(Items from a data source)
====================

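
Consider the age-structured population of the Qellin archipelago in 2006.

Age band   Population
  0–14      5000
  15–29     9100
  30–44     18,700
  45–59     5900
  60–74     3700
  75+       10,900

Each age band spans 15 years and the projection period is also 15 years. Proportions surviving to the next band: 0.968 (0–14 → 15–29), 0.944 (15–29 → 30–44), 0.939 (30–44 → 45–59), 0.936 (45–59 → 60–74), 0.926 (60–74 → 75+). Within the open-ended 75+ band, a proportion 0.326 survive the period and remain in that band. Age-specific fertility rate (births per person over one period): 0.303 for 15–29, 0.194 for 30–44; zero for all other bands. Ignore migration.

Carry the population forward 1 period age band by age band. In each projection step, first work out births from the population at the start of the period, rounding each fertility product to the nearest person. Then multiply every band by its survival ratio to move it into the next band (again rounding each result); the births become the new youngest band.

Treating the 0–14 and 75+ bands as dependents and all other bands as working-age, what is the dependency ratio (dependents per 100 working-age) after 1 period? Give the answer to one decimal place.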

====================

• Directions for this task: Your reply should consist of one number: how many lines above contain the word "fertility".

• Exercise solution: 2